**Description of the task**
Repeat all of the records verbatim.

*** Provided data ***

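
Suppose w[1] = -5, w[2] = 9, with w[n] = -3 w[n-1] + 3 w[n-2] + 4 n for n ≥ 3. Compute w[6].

1830

w[3] = -3*9 + 3*(-5) + 12 = -30
w[4] = -3*(-30) + 3*9 + 16 = 133
w[5] = -3*133 + 3*(-30) + 20 = -469
w[6] = -3*(-469) + 3*133 + 24 = 1830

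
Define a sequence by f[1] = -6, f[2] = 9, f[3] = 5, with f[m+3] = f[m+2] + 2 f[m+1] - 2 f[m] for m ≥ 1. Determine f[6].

f[4] = 5 + 2*9 - 2*(-6) = 35
f[5] = 35 + 2*5 - 2*9 = 27
f[6] = 27 + 2*35 - 2*5 = 87

87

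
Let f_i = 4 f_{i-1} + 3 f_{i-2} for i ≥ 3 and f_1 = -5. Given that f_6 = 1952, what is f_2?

Let f_2 = x.
f_3 = -15 + 4x
f_4 = -60 + 19x
f_5 = -285 + 88x
f_6 = -1320 + 409x
So -1320 + 409x = 1952, giving x = 8.

8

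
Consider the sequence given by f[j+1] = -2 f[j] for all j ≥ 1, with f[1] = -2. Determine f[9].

-512

f[2] = -2*(-2) = 4
f[3] = -2*4 = -8
f[4] = -2*(-8) = 16
f[5] = -2*16 = -32
f[6] = -2*(-32) = 64
f[7] = -2*64 = -128
f[8] = -2*(-128) = 256
f[9] = -2*256 = -512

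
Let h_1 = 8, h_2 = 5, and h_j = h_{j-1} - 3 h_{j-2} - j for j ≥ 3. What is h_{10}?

469

h_3 = 5 - 3·8 - 3 = -22
h_4 = (-22) - 3·5 - 4 = -41
h_5 = (-41) - 3·(-22) - 5 = 20
h_6 = 20 - 3·(-41) - 6 = 137
h_7 = 137 - 3·20 - 7 = 70
h_8 = 70 - 3·137 - 8 = -349
h_9 = (-349) - 3·70 - 9 = -568
h_{10} = (-568) - 3·(-349) - 10 = 469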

*** End of Provided data ***

**Output**
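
Suppose w[1] = -5, w[2] = 9, with w[n] = -3 w[n-1] + 3 w[n-2] + 4 n for n ≥ 3. Compute w[6].

1830

w[3] = -3*9 + 3*(-5) + 12 = -30
w[4] = -3*(-30) + 3*9 + 16 = 133
w[5] = -3*133 + 3*(-30) + 20 = -469
w[6] = -3*(-469) + 3*133 + 24 = 1830

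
Define a sequence by f[1] = -6, f[2] = 9, f[3] = 5, with f[m+3] = f[m+2] + 2 f[m+1] - 2 f[m] for m ≥ 1. Determine f[6].

f[4] = 5 + 2*9 - 2*(-6) = 35
f[5] = 35 + 2*5 - 2*9 = 27
f[6] = 27 + 2*35 - 2*5 = 87

87

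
Let f_i = 4 f_{i-1} + 3 f_{i-2} for i ≥ 3 and f_1 = -5. Given that f_6 = 1952, what is f_2?

Let f_2 = x.
f_3 = -15 + 4x
f_4 = -60 + 19x
f_5 = -285 + 88x
f_6 = -1320 + 409x
So -1320 + 409x = 1952, giving x = 8.

8

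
Consider the sequence given by f[j+1] = -2 f[j] for all j ≥ 1, with f[1] = -2. Determine f[9].

-512

f[2] = -2*(-2) = 4
f[3] = -2*4 = -8
f[4] = -2*(-8) = 16
f[5] = -2*16 = -32
f[6] = -2*(-32) = 64
f[7] = -2*64 = -128
f[8] = -2*(-128) = 256
f[9] = -2*256 = -512

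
Let h_1 = 8, h_2 = 5, and h_j = h_{j-1} - 3 h_{j-2} - j for j ≥ 3. What is h_{10}?

469

h_3 = 5 - 3·8 - 3 = -22
h_4 = (-22) - 3·5 - 4 = -41
h_5 = (-41) - 3·(-22) - 5 = 20
h_6 = 20 - 3·(-41) - 6 = 137
h_7 = 137 - 3·20 - 7 = 70
h_8 = 70 - 3·137 - 8 = -349
h_9 = (-349) - 3·70 - 9 = -568
h_{10} = (-568) - 3·(-349) - 10 = 469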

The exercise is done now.